What needs to be done »
The response should contain every record, reproduced exactly.

[Data supplied]

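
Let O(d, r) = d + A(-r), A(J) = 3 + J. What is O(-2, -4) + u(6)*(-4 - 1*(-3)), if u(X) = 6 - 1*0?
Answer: -1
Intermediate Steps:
O(d, r) = 3 + d - r (O(d, r) = d + (3 - r) = 3 + d - r)
u(X) = 6 (u(X) = 6 + 0 = 6)
O(-2, -4) + u(6)*(-4 - 1*(-3)) = (3 - 2 - 1*(-4)) + 6*(-4 - 1*(-3)) = (3 - 2 + 4) + 6*(-4 + 3) = 5 + 6*(-1) = 5 - 6 = -1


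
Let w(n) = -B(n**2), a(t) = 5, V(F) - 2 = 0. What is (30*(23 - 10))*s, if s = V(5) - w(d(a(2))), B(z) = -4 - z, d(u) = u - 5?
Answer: -780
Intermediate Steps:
V(F) = 2 (V(F) = 2 + 0 = 2)
d(u) = -5 + u
w(n) = 4 + n**2 (w(n) = -(-4 - n**2) = 4 + n**2)
s = -2 (s = 2 - (4 + (-5 + 5)**2) = 2 - (4 + 0**2) = 2 - (4 + 0) = 2 - 1*4 = 2 - 4 = -2)
(30*(23 - 10))*s = (30*(23 - 10))*(-2) = (30*13)*(-2) = 390*(-2) = -780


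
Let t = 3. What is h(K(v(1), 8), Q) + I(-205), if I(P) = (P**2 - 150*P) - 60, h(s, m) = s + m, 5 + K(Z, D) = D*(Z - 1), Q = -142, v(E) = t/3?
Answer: 72568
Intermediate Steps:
v(E) = 1 (v(E) = 3/3 = 3*(1/3) = 1)
K(Z, D) = -5 + D*(-1 + Z) (K(Z, D) = -5 + D*(Z - 1) = -5 + D*(-1 + Z))
h(s, m) = m + s
I(P) = -60 + P**2 - 150*P
h(K(v(1), 8), Q) + I(-205) = (-142 + (-5 - 1*8 + 8*1)) + (-60 + (-205)**2 - 150*(-205)) = (-142 + (-5 - 8 + 8)) + (-60 + 42025 + 30750) = (-142 - 5) + 72715 = -147 + 72715 = 72568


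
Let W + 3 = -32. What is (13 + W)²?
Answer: 484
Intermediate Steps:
W = -35 (W = -3 - 32 = -35)
(13 + W)² = (13 - 35)² = (-22)² = 484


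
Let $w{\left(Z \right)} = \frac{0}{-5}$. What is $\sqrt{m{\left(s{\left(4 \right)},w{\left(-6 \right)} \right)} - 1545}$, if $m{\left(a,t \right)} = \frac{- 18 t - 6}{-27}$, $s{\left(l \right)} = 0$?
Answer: $\frac{i \sqrt{13903}}{3} \approx 39.304 i$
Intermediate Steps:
$w{\left(Z \right)} = 0$ ($w{\left(Z \right)} = 0 \left(- \frac{1}{5}\right) = 0$)
$m{\left(a,t \right)} = \frac{2}{9} + \frac{2 t}{3}$ ($m{\left(a,t \right)} = \left(-6 - 18 t\right) \left(- \frac{1}{27}\right) = \frac{2}{9} + \frac{2 t}{3}$)
$\sqrt{m{\left(s{\left(4 \right)},w{\left(-6 \right)} \right)} - 1545} = \sqrt{\left(\frac{2}{9} + \frac{2}{3} \cdot 0\right) - 1545} = \sqrt{\left(\frac{2}{9} + 0\right) - 1545} = \sqrt{\frac{2}{9} - 1545} = \sqrt{- \frac{13903}{9}} = \frac{i \sqrt{13903}}{3}$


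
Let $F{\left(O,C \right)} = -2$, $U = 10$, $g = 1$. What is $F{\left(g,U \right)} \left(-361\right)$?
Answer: $722$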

[/Data supplied]

Solution »
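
Let O(d, r) = d + A(-r), A(J) = 3 + J. What is O(-2, -4) + u(6)*(-4 - 1*(-3)), if u(X) = 6 - 1*0?
Answer: -1
Intermediate Steps:
O(d, r) = 3 + d - r (O(d, r) = d + (3 - r) = 3 + d - r)
u(X) = 6 (u(X) = 6 + 0 = 6)
O(-2, -4) + u(6)*(-4 - 1*(-3)) = (3 - 2 - 1*(-4)) + 6*(-4 - 1*(-3)) = (3 - 2 + 4) + 6*(-4 + 3) = 5 + 6*(-1) = 5 - 6 = -1


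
Let w(n) = -B(n**2), a(t) = 5, V(F) - 2 = 0. What is (30*(23 - 10))*s, if s = V(5) - w(d(a(2))), B(z) = -4 - z, d(u) = u - 5?
Answer: -780
Intermediate Steps:
V(F) = 2 (V(F) = 2 + 0 = 2)
d(u) = -5 + u
w(n) = 4 + n**2 (w(n) = -(-4 - n**2) = 4 + n**2)
s = -2 (s = 2 - (4 + (-5 + 5)**2) = 2 - (4 + 0**2) = 2 - (4 + 0) = 2 - 1*4 = 2 - 4 = -2)
(30*(23 - 10))*s = (30*(23 - 10))*(-2) = (30*13)*(-2) = 390*(-2) = -780


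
Let t = 3. What is h(K(v(1), 8), Q) + I(-205), if I(P) = (P**2 - 150*P) - 60, h(s, m) = s + m, 5 + K(Z, D) = D*(Z - 1), Q = -142, v(E) = t/3?
Answer: 72568
Intermediate Steps:
v(E) = 1 (v(E) = 3/3 = 3*(1/3) = 1)
K(Z, D) = -5 + D*(-1 + Z) (K(Z, D) = -5 + D*(Z - 1) = -5 + D*(-1 + Z))
h(s, m) = m + s
I(P) = -60 + P**2 - 150*P
h(K(v(1), 8), Q) + I(-205) = (-142 + (-5 - 1*8 + 8*1)) + (-60 + (-205)**2 - 150*(-205)) = (-142 + (-5 - 8 + 8)) + (-60 + 42025 + 30750) = (-142 - 5) + 72715 = -147 + 72715 = 72568


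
Let W + 3 = -32. What is (13 + W)²?
Answer: 484
Intermediate Steps:
W = -35 (W = -3 - 32 = -35)
(13 + W)² = (13 - 35)² = (-22)² = 484


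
Let $w{\left(Z \right)} = \frac{0}{-5}$. What is $\sqrt{m{\left(s{\left(4 \right)},w{\left(-6 \right)} \right)} - 1545}$, if $m{\left(a,t \right)} = \frac{- 18 t - 6}{-27}$, $s{\left(l \right)} = 0$?
Answer: $\frac{i \sqrt{13903}}{3} \approx 39.304 i$
Intermediate Steps:
$w{\left(Z \right)} = 0$ ($w{\left(Z \right)} = 0 \left(- \frac{1}{5}\right) = 0$)
$m{\left(a,t \right)} = \frac{2}{9} + \frac{2 t}{3}$ ($m{\left(a,t \right)} = \left(-6 - 18 t\right) \left(- \frac{1}{27}\right) = \frac{2}{9} + \frac{2 t}{3}$)
$\sqrt{m{\left(s{\left(4 \right)},w{\left(-6 \right)} \right)} - 1545} = \sqrt{\left(\frac{2}{9} + \frac{2}{3} \cdot 0\right) - 1545} = \sqrt{\left(\frac{2}{9} + 0\right) - 1545} = \sqrt{\frac{2}{9} - 1545} = \sqrt{- \frac{13903}{9}} = \frac{i \sqrt{13903}}{3}$


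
Let $F{\left(O,C \right)} = -2$, $U = 10$, $g = 1$. What is $F{\left(g,U \right)} \left(-361\right)$?
Answer: $722$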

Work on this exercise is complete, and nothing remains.